(Beginning of Records provided)

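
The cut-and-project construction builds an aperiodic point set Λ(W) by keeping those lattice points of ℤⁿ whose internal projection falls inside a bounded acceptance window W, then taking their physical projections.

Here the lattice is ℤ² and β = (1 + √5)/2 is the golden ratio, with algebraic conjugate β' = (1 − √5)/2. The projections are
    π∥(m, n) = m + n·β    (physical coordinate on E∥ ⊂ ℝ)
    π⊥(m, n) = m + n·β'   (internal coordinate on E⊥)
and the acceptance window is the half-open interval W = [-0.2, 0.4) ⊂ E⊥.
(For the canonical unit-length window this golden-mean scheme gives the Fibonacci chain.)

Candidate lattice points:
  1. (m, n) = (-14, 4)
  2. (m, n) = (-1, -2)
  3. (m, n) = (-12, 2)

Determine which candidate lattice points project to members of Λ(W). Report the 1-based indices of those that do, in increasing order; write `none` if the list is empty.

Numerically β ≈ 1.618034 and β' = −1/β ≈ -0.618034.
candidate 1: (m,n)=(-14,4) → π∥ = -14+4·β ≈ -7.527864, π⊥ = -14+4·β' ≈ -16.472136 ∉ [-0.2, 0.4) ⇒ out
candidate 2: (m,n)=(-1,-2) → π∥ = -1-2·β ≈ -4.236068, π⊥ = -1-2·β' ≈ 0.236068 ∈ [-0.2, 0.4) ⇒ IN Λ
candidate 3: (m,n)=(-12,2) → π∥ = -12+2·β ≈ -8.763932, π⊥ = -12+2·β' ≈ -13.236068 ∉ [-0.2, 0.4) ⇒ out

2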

(End of Records provided)

What you should do: Gather, from the listing above, every line carrying the word "coordinate".

Finished exercise:
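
    π∥(m, n) = m + n·β    (physical coordinate on E∥ ⊂ ℝ)
    π⊥(m, n) = m + n·β'   (internal coordinate on E⊥)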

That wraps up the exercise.